Task brief
Set the records down again. Match every line exactly.

----------

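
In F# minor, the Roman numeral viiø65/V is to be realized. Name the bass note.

D#

The applied chord viiø65/V is rooted on B#: B#-D#-F#-A#.
The figure 65 means first inversion — the third is in the bass.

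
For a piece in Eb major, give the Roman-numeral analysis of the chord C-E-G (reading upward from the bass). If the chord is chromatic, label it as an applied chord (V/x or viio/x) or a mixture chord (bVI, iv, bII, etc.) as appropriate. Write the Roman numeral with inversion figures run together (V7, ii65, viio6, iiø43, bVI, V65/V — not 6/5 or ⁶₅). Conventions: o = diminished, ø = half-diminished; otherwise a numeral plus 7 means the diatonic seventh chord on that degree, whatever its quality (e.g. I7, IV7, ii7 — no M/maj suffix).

The pitches C-E-G form a major triad rooted on C.
C is not a diatonic chord root with this quality in Eb major, but it lies a perfect fifth above F (ii), so the chord functions as an applied dominant of ii.

V/ii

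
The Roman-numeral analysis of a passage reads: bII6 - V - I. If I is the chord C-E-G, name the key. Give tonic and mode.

The chord C is a major triad rooted on C; its label is I.
If C is scale degree 1 and the mode makes that degree carry a major triad, the tonic is C and the mode is major.

C major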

----------

Written response
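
In F# minor, the Roman numeral viiø65/V is to be realized. Name the bass note.

D#

The applied chord viiø65/V is rooted on B#: B#-D#-F#-A#.
The figure 65 means first inversion — the third is in the bass.

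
For a piece in Eb major, give the Roman-numeral analysis of the chord C-E-G (reading upward from the bass). If the chord is chromatic, label it as an applied chord (V/x or viio/x) or a mixture chord (bVI, iv, bII, etc.) as appropriate. Write the Roman numeral with inversion figures run together (V7, ii65, viio6, iiø43, bVI, V65/V — not 6/5 or ⁶₅). Conventions: o = diminished, ø = half-diminished; otherwise a numeral plus 7 means the diatonic seventh chord on that degree, whatever its quality (e.g. I7, IV7, ii7 — no M/maj suffix).

The pitches C-E-G form a major triad rooted on C.
C is not a diatonic chord root with this quality in Eb major, but it lies a perfect fifth above F (ii), so the chord functions as an applied dominant of ii.

V/ii

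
The Roman-numeral analysis of a passage reads: bII6 - V - I. If I is the chord C-E-G, name the key. Give tonic and mode.

The chord C is a major triad rooted on C; its label is I.
If C is scale degree 1 and the mode makes that degree carry a major triad, the tonic is C and the mode is major.

C major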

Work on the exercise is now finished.